*** Opening of Record set ***

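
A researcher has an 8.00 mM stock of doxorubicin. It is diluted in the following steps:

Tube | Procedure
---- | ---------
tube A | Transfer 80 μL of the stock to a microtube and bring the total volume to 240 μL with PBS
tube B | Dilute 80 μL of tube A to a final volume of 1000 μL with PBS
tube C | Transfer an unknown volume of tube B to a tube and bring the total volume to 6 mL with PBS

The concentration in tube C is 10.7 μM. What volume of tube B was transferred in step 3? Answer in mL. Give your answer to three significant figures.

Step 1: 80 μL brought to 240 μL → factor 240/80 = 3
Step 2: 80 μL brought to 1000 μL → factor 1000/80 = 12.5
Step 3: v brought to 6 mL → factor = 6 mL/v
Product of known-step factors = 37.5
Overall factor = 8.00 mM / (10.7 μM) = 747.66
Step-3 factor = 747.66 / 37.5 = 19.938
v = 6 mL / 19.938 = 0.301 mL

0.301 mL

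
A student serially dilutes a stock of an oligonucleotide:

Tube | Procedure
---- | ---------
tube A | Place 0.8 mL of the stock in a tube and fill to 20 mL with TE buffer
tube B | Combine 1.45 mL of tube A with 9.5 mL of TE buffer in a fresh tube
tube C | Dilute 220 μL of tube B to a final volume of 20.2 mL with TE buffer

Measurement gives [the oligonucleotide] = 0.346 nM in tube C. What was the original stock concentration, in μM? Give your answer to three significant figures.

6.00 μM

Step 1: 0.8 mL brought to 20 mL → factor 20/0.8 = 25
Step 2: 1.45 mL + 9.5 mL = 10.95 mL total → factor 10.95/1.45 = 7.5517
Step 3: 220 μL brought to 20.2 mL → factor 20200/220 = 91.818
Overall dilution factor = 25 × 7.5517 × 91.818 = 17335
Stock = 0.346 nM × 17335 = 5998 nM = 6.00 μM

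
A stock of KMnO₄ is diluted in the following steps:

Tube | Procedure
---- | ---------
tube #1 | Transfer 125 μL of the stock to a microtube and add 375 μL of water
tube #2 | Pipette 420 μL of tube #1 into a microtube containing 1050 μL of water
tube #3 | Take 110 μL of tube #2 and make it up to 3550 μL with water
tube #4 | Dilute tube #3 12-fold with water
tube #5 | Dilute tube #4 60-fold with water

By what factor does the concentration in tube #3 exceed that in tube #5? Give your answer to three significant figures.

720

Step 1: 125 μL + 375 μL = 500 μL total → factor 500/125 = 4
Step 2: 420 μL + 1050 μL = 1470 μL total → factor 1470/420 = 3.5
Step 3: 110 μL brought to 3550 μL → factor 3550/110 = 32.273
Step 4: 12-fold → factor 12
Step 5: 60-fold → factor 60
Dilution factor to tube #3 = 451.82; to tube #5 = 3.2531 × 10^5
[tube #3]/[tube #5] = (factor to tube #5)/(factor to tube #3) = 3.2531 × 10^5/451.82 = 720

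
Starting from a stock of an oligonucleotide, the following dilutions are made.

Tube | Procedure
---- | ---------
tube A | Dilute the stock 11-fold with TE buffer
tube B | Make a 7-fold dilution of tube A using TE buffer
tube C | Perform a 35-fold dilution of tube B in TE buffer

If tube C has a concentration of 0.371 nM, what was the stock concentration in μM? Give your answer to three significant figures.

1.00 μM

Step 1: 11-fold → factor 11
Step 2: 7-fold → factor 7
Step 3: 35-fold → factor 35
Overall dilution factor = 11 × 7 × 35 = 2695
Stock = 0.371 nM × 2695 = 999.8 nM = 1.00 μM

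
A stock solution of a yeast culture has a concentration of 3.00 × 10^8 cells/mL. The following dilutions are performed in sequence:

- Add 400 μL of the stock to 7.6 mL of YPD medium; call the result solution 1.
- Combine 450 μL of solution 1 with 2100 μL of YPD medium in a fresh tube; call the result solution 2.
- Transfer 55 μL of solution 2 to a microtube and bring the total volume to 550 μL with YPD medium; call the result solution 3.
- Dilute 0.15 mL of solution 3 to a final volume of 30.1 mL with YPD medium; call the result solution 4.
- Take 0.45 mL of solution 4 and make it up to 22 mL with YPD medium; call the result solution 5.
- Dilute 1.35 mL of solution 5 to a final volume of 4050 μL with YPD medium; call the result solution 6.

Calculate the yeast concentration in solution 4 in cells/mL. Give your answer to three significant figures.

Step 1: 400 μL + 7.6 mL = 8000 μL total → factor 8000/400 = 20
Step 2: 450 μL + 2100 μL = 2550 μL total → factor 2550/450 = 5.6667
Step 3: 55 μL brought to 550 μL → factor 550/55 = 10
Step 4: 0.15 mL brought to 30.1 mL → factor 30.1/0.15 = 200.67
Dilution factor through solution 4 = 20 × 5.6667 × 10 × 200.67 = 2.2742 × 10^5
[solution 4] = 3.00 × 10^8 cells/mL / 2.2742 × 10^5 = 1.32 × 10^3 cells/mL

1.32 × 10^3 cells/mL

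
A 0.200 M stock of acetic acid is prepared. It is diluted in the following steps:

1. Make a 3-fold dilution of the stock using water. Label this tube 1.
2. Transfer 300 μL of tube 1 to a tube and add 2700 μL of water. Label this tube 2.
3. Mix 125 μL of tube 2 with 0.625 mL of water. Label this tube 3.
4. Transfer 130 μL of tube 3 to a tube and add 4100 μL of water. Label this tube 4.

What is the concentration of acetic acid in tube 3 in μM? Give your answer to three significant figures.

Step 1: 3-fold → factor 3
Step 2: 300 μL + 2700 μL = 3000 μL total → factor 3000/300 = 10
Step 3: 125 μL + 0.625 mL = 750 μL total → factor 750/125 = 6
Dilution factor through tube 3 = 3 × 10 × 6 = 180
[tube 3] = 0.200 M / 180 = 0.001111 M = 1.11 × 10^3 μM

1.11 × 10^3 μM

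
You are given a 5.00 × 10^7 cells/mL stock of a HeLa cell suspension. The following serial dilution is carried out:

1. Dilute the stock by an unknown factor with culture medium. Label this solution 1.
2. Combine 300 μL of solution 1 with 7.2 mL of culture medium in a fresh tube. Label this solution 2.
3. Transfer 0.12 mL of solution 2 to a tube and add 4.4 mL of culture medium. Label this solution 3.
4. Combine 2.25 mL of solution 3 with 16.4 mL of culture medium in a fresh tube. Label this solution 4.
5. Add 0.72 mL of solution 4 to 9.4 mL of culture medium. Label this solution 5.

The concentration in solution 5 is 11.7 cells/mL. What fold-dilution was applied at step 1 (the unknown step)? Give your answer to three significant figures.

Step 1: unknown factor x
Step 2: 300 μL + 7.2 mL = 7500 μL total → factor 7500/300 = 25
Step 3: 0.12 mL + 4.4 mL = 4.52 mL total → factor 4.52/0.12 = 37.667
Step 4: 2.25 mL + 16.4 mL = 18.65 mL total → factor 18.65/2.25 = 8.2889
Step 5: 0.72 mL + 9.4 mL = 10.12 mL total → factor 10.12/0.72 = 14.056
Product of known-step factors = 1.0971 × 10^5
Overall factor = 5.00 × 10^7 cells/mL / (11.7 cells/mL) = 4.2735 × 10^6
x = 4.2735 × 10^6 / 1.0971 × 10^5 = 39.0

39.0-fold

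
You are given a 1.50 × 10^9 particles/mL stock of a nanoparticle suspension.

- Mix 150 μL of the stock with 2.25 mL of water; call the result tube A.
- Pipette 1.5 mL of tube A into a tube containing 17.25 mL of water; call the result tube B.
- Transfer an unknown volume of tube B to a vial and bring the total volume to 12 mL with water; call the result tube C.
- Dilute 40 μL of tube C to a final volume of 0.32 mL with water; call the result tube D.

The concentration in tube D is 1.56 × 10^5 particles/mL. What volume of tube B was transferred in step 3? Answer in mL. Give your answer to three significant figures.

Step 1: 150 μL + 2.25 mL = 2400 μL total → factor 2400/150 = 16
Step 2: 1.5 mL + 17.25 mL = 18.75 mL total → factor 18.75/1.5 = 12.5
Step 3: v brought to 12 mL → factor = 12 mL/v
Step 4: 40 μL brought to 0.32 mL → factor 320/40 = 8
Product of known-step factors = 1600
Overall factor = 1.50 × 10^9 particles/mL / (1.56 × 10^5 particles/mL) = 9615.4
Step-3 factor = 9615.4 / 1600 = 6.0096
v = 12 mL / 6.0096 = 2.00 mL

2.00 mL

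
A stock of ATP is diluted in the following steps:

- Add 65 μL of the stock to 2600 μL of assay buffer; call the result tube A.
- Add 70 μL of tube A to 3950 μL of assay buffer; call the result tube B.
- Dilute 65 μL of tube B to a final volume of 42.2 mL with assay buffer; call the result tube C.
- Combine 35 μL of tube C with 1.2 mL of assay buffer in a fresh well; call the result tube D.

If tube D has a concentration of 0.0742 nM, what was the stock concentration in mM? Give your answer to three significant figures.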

*** Close of Record set ***

--- Work task ---
Exact copies of the lines from the start of the data up to the line holding "tube C | Transfer", both included, are all that is needed.

--- Answer box ---
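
A researcher has an 8.00 mM stock of doxorubicin. It is diluted in the following steps:

Tube | Procedure
---- | ---------
tube A | Transfer 80 μL of the stock to a microtube and bring the total volume to 240 μL with PBS
tube B | Dilute 80 μL of tube A to a final volume of 1000 μL with PBS
tube C | Transfer an unknown volume of tube B to a tube and bring the total volume to 6 mL with PBS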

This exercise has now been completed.